Work instructions —
Which lines mention "usage"? Show each one from the listing.

Given data —
+---+

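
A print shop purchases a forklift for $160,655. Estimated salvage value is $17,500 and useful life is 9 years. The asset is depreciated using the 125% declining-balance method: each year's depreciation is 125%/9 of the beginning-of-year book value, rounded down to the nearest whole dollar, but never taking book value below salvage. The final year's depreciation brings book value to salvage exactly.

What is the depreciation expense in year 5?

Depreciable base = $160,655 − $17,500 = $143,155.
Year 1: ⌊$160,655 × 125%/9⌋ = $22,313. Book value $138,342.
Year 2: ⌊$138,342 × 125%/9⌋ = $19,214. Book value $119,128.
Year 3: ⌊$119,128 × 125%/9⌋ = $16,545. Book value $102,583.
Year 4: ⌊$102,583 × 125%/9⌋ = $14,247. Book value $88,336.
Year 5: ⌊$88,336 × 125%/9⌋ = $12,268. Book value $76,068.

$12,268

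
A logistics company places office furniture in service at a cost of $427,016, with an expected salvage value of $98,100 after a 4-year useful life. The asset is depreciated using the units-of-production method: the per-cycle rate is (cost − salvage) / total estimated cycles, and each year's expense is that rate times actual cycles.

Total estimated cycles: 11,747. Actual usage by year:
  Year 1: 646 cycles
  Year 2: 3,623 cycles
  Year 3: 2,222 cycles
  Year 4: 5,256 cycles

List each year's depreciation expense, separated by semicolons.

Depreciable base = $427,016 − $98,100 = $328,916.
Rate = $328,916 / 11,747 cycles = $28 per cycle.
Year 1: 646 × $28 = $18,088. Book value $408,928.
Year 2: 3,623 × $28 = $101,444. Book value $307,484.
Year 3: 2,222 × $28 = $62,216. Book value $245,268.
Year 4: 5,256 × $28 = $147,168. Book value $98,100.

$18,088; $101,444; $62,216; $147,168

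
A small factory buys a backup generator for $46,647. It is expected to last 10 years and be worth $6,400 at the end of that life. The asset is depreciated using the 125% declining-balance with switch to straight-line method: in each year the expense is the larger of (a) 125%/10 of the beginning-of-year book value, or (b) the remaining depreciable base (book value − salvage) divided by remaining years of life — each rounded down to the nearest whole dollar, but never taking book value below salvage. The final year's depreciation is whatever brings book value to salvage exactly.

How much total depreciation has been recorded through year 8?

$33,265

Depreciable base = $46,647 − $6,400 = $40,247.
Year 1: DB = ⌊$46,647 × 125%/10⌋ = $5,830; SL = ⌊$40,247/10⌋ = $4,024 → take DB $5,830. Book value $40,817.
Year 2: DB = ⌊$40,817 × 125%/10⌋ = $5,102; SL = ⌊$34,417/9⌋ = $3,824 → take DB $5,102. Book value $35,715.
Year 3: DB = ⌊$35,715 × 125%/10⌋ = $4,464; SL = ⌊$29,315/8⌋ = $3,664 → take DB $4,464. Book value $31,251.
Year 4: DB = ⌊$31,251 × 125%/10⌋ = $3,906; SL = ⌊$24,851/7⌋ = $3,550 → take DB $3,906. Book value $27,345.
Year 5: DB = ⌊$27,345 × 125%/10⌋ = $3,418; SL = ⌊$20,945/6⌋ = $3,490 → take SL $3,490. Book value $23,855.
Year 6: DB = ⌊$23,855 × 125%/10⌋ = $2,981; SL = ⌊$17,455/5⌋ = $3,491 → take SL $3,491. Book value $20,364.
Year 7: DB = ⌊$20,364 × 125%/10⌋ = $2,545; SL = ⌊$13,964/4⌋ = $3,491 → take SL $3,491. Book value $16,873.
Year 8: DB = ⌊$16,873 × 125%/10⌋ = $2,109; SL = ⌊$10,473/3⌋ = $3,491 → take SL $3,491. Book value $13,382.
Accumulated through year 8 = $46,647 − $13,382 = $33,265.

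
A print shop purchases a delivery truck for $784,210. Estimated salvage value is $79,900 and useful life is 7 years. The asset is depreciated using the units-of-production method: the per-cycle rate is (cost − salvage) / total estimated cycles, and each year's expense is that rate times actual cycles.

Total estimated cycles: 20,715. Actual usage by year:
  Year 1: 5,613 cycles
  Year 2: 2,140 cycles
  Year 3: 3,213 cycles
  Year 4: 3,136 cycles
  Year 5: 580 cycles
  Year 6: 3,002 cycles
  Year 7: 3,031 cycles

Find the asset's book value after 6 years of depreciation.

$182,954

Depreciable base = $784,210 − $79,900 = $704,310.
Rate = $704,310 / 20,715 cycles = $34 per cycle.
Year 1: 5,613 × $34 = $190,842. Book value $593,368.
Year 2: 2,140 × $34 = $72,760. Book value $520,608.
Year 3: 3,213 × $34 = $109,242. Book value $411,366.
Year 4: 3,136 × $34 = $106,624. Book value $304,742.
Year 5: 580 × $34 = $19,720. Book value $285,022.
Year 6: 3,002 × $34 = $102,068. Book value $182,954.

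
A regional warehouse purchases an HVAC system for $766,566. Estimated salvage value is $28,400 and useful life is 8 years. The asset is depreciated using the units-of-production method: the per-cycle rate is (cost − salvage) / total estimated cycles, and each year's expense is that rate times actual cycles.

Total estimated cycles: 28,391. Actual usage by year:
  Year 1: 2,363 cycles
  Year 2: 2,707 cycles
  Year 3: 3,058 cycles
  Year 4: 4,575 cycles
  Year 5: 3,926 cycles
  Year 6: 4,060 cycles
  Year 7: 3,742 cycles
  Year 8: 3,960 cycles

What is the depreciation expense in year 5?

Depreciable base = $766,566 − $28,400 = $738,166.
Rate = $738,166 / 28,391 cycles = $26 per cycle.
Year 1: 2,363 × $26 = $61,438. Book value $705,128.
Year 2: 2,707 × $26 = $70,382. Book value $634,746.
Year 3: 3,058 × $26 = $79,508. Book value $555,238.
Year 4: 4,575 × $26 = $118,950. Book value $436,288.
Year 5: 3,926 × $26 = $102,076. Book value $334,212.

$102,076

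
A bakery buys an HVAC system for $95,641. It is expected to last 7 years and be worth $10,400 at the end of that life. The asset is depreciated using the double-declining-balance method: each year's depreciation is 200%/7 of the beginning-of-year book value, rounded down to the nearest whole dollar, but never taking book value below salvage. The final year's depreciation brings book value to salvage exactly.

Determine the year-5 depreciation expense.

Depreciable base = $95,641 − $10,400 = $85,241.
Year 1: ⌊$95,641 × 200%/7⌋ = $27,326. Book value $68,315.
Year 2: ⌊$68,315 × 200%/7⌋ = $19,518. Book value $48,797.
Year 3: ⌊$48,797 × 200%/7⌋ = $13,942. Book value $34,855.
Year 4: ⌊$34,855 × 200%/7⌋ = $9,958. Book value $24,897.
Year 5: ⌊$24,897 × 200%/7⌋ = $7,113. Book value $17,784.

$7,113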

+---+

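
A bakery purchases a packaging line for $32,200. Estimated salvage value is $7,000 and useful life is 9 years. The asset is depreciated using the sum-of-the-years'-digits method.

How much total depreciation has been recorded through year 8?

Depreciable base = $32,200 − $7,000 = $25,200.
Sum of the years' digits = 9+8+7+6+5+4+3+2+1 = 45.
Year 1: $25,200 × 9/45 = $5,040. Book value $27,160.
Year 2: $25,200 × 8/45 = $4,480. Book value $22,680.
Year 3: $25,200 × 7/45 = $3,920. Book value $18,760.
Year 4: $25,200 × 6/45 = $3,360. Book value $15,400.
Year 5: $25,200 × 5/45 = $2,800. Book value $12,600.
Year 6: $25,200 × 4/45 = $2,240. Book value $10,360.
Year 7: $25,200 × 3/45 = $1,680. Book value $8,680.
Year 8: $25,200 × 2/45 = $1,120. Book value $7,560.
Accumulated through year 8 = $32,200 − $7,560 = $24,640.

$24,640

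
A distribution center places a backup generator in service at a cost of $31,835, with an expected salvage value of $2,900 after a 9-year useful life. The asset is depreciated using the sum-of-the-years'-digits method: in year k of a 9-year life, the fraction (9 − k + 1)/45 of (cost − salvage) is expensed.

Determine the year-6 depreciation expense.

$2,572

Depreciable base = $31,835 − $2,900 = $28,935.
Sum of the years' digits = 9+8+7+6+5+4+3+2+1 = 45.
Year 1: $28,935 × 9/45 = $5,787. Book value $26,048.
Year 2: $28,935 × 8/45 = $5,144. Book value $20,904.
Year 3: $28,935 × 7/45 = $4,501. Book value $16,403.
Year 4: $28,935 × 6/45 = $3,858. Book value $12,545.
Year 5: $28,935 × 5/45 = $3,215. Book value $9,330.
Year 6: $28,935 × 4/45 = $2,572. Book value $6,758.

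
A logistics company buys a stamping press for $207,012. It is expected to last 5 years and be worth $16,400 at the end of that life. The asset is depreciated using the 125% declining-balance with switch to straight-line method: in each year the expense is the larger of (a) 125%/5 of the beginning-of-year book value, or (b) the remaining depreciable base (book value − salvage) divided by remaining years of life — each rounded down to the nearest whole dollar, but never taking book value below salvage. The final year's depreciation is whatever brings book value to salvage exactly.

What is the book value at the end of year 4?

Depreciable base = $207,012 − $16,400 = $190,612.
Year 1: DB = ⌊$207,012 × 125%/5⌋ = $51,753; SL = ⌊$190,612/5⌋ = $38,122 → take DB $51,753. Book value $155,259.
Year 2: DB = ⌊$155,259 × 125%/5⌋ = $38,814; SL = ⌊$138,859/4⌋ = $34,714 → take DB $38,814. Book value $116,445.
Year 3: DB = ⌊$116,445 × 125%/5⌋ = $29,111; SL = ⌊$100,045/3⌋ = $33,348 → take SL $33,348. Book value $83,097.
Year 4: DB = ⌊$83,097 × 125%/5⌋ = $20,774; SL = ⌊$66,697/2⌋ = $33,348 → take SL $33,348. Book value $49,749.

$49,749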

+---+

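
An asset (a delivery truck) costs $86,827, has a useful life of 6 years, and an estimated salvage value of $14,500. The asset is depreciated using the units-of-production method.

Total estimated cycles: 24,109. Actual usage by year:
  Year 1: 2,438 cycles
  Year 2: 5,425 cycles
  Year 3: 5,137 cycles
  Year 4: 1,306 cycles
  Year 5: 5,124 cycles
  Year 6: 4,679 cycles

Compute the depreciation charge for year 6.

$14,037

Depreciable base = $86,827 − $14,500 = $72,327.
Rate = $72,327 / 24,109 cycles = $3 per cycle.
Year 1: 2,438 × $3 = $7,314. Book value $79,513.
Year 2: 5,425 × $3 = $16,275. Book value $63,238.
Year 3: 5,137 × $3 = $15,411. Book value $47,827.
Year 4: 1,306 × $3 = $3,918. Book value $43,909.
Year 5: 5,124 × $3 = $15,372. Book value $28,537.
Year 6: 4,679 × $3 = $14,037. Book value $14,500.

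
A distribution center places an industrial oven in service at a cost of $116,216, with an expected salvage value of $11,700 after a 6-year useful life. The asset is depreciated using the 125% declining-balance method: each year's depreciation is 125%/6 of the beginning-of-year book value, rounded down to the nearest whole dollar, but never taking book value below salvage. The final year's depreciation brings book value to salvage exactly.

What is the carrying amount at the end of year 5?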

+---+

Your response —
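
Total estimated cycles: 11,747. Actual usage by year:
Total estimated cycles: 20,715. Actual usage by year:
Total estimated cycles: 28,391. Actual usage by year:
Total estimated cycles: 24,109. Actual usage by year: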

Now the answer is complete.